[Collection entries]
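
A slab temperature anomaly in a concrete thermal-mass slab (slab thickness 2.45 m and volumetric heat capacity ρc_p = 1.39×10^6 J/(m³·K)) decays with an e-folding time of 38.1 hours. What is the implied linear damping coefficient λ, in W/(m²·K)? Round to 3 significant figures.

24.8

Areal heat capacity C = ρc_p × D = 1.39×10^6 × 2.45 = 3.41×10^6 J m⁻² K⁻¹.
τ = 38.1 hours = 1.37×10^5 s.
λ = C / τ = 3.41×10^6 / 1.37×10^5 = 24.8 W/(m²·K).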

**Exercise brief:** Word for word, transcribe all of the records.

**Task output:**
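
A slab temperature anomaly in a concrete thermal-mass slab (slab thickness 2.45 m and volumetric heat capacity ρc_p = 1.39×10^6 J/(m³·K)) decays with an e-folding time of 38.1 hours. What is the implied linear damping coefficient λ, in W/(m²·K)? Round to 3 significant figures.

24.8

Areal heat capacity C = ρc_p × D = 1.39×10^6 × 2.45 = 3.41×10^6 J m⁻² K⁻¹.
τ = 38.1 hours = 1.37×10^5 s.
λ = C / τ = 3.41×10^6 / 1.37×10^5 = 24.8 W/(m²·K).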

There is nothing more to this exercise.